WHAT TO DO: Retype the entries in full, exactly.

Saved entries
▼▼▼
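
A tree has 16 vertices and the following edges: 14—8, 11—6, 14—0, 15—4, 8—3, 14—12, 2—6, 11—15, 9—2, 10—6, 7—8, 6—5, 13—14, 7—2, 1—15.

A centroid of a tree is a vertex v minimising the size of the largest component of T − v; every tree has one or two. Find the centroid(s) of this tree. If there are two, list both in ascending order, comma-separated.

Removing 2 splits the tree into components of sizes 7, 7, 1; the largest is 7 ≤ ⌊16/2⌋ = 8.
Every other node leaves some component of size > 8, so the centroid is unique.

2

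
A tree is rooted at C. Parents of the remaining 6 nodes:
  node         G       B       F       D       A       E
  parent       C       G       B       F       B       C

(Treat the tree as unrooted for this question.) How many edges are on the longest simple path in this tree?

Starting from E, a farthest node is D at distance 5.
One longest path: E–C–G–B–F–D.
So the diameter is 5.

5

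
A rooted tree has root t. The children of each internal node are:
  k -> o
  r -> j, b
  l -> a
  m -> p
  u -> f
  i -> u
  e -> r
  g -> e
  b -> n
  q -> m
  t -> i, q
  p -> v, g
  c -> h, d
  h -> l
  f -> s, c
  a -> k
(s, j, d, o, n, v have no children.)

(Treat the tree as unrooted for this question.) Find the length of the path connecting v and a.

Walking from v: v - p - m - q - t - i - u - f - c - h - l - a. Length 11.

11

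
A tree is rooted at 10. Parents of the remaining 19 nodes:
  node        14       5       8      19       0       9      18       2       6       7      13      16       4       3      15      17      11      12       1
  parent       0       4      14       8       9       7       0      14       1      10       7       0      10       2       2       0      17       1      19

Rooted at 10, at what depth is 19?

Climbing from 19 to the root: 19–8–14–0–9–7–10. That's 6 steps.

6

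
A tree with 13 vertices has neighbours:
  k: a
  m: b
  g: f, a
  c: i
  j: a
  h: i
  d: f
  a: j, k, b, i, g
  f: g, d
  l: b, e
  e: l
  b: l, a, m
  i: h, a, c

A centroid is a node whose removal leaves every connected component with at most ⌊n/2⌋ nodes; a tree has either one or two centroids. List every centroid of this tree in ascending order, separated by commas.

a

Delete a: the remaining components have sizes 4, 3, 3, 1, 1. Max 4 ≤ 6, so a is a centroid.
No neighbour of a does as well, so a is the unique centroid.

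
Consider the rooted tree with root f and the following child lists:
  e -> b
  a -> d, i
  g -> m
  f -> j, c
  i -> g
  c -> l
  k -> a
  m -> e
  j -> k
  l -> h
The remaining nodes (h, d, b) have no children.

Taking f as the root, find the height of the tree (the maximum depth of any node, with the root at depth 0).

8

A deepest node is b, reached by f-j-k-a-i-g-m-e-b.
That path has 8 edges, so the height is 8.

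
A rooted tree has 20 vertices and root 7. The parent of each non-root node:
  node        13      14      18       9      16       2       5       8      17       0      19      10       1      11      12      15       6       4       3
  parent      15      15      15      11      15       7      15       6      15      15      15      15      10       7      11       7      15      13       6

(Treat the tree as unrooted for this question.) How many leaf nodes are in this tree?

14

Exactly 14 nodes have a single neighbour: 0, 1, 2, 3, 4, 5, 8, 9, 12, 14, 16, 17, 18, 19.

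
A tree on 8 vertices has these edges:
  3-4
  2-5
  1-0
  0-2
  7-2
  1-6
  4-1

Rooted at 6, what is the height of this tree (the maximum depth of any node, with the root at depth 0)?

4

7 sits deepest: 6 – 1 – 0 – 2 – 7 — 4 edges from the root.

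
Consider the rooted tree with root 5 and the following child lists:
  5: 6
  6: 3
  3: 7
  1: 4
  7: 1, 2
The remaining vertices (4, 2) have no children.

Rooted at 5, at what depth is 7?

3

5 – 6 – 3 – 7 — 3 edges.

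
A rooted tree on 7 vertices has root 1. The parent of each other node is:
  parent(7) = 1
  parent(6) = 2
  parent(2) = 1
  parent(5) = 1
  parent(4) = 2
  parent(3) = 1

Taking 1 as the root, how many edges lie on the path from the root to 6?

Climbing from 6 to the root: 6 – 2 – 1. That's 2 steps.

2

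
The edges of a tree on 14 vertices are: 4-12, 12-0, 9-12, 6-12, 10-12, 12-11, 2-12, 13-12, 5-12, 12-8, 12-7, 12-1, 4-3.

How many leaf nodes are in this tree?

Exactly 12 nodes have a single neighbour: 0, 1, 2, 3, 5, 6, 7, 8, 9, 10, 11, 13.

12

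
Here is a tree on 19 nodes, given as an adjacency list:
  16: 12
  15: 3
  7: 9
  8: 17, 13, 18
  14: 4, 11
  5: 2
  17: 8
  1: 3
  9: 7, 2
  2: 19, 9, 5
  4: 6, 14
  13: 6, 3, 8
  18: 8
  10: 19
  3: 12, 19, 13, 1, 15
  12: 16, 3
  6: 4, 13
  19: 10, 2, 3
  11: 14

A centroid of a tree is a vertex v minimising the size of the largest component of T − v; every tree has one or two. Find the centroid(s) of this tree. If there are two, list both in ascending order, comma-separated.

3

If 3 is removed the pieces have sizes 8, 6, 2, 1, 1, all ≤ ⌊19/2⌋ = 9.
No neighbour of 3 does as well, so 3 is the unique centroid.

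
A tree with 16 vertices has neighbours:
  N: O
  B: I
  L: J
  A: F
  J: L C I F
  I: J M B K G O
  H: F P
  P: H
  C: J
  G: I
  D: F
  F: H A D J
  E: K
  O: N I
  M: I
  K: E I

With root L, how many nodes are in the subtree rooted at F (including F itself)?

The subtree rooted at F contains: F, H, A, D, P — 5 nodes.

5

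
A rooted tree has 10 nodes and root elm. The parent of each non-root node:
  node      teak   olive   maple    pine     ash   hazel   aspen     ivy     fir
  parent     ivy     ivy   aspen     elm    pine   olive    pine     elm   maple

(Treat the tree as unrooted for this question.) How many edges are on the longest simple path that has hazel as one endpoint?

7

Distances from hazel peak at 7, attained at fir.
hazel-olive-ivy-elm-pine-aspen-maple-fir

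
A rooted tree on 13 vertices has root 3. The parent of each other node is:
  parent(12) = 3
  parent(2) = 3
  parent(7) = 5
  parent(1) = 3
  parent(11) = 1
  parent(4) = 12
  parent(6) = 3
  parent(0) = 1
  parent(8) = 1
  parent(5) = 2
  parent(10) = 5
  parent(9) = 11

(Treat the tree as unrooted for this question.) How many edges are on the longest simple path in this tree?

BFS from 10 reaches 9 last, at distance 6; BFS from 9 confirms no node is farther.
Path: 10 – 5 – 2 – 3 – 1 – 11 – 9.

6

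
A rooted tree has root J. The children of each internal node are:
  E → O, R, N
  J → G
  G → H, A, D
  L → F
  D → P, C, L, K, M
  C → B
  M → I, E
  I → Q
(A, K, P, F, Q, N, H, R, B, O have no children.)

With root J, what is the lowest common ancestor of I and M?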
▲▲▲
ANSWER:
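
A tree has 16 vertices and the following edges: 14—8, 11—6, 14—0, 15—4, 8—3, 14—12, 2—6, 11—15, 9—2, 10—6, 7—8, 6—5, 13—14, 7—2, 1—15.

A centroid of a tree is a vertex v minimising the size of the largest component of T − v; every tree has one or two. Find the centroid(s) of this tree. If there are two, list both in ascending order, comma-separated.

Removing 2 splits the tree into components of sizes 7, 7, 1; the largest is 7 ≤ ⌊16/2⌋ = 8.
Every other node leaves some component of size > 8, so the centroid is unique.

2

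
A tree is rooted at C. Parents of the remaining 6 nodes:
  node         G       B       F       D       A       E
  parent       C       G       B       F       B       C

(Treat the tree as unrooted for this question.) How many edges are on the longest simple path in this tree?

Starting from E, a farthest node is D at distance 5.
One longest path: E–C–G–B–F–D.
So the diameter is 5.

5

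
A rooted tree has root t. The children of each internal node are:
  k -> o
  r -> j, b
  l -> a
  m -> p
  u -> f
  i -> u
  e -> r
  g -> e
  b -> n
  q -> m
  t -> i, q
  p -> v, g
  c -> h, d
  h -> l
  f -> s, c
  a -> k
(s, j, d, o, n, v have no children.)

(Treat the tree as unrooted for this question.) Find the length of the path connecting v and a.

Walking from v: v - p - m - q - t - i - u - f - c - h - l - a. Length 11.

11

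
A tree is rooted at 10. Parents of the remaining 19 nodes:
  node        14       5       8      19       0       9      18       2       6       7      13      16       4       3      15      17      11      12       1
  parent       0       4      14       8       9       7       0      14       1      10       7       0      10       2       2       0      17       1      19

Rooted at 10, at what depth is 19?

Climbing from 19 to the root: 19–8–14–0–9–7–10. That's 6 steps.

6

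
A tree with 13 vertices has neighbours:
  k: a
  m: b
  g: f, a
  c: i
  j: a
  h: i
  d: f
  a: j, k, b, i, g
  f: g, d
  l: b, e
  e: l
  b: l, a, m
  i: h, a, c

A centroid is a node whose removal leaves every connected component with at most ⌊n/2⌋ nodes; a tree has either one or two centroids. List every centroid of this tree in ascending order, separated by commas.

a

Delete a: the remaining components have sizes 4, 3, 3, 1, 1. Max 4 ≤ 6, so a is a centroid.
No neighbour of a does as well, so a is the unique centroid.

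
Consider the rooted tree with root f and the following child lists:
  e -> b
  a -> d, i
  g -> m
  f -> j, c
  i -> g
  c -> l
  k -> a
  m -> e
  j -> k
  l -> h
The remaining nodes (h, d, b) have no children.

Taking f as the root, find the height of the tree (the maximum depth of any node, with the root at depth 0).

8

A deepest node is b, reached by f-j-k-a-i-g-m-e-b.
That path has 8 edges, so the height is 8.

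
A rooted tree has 20 vertices and root 7. The parent of each non-root node:
  node        13      14      18       9      16       2       5       8      17       0      19      10       1      11      12      15       6       4       3
  parent      15      15      15      11      15       7      15       6      15      15      15      15      10       7      11       7      15      13       6

(Treat the tree as unrooted for this question.) How many leaf nodes are in this tree?

14

Exactly 14 nodes have a single neighbour: 0, 1, 2, 3, 4, 5, 8, 9, 12, 14, 16, 17, 18, 19.

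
A tree on 8 vertices has these edges:
  3-4
  2-5
  1-0
  0-2
  7-2
  1-6
  4-1

Rooted at 6, what is the height of this tree (the maximum depth of any node, with the root at depth 0)?

4

7 sits deepest: 6 – 1 – 0 – 2 – 7 — 4 edges from the root.

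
Consider the rooted tree with root 5 and the following child lists:
  5: 6
  6: 3
  3: 7
  1: 4
  7: 1, 2
The remaining vertices (4, 2) have no children.

Rooted at 5, at what depth is 7?

3

5 – 6 – 3 – 7 — 3 edges.

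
A rooted tree on 7 vertices has root 1. The parent of each other node is:
  parent(7) = 1
  parent(6) = 2
  parent(2) = 1
  parent(5) = 1
  parent(4) = 2
  parent(3) = 1

Taking 1 as the root, how many edges lie on the path from the root to 6?

Climbing from 6 to the root: 6 – 2 – 1. That's 2 steps.

2

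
The edges of a tree on 14 vertices are: 4-12, 12-0, 9-12, 6-12, 10-12, 12-11, 2-12, 13-12, 5-12, 12-8, 12-7, 12-1, 4-3.

How many leaf nodes are in this tree?

Exactly 12 nodes have a single neighbour: 0, 1, 2, 3, 5, 6, 7, 8, 9, 10, 11, 13.

12

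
Here is a tree on 19 nodes, given as an adjacency list:
  16: 12
  15: 3
  7: 9
  8: 17, 13, 18
  14: 4, 11
  5: 2
  17: 8
  1: 3
  9: 7, 2
  2: 19, 9, 5
  4: 6, 14
  13: 6, 3, 8
  18: 8
  10: 19
  3: 12, 19, 13, 1, 15
  12: 16, 3
  6: 4, 13
  19: 10, 2, 3
  11: 14

A centroid of a tree is a vertex v minimising the size of the largest component of T − v; every tree has one or two. Find the centroid(s) of this tree. If there are two, list both in ascending order, comma-separated.

3

If 3 is removed the pieces have sizes 8, 6, 2, 1, 1, all ≤ ⌊19/2⌋ = 9.
No neighbour of 3 does as well, so 3 is the unique centroid.

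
A tree with 16 vertices has neighbours:
  N: O
  B: I
  L: J
  A: F
  J: L C I F
  I: J M B K G O
  H: F P
  P: H
  C: J
  G: I
  D: F
  F: H A D J
  E: K
  O: N I
  M: I
  K: E I

With root L, how many nodes are in the subtree rooted at F (including F itself)?

The subtree rooted at F contains: F, H, A, D, P — 5 nodes.

5

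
A rooted tree has 10 nodes and root elm. The parent of each non-root node:
  node      teak   olive   maple    pine     ash   hazel   aspen     ivy     fir
  parent     ivy     ivy   aspen     elm    pine   olive    pine     elm   maple

(Treat the tree as unrooted for this question.) How many edges are on the longest simple path that has hazel as one endpoint?

7

Distances from hazel peak at 7, attained at fir.
hazel-olive-ivy-elm-pine-aspen-maple-fir

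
A rooted tree on 13 vertices has root 3. The parent of each other node is:
  parent(12) = 3
  parent(2) = 3
  parent(7) = 5
  parent(1) = 3
  parent(11) = 1
  parent(4) = 12
  parent(6) = 3
  parent(0) = 1
  parent(8) = 1
  parent(5) = 2
  parent(10) = 5
  parent(9) = 11

(Treat the tree as unrooted for this question.) How many edges are on the longest simple path in this tree?

BFS from 10 reaches 9 last, at distance 6; BFS from 9 confirms no node is farther.
Path: 10 – 5 – 2 – 3 – 1 – 11 – 9.

6

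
A rooted tree has root J. The children of each internal node are:
  E → O, R, N
  J → G
  G → H, A, D
  L → F
  D → P, C, L, K, M
  C → B
  M → I, E
  I → Q
(A, K, P, F, Q, N, H, R, B, O have no children.)

With root J, what is the lowest common ancestor of I and M?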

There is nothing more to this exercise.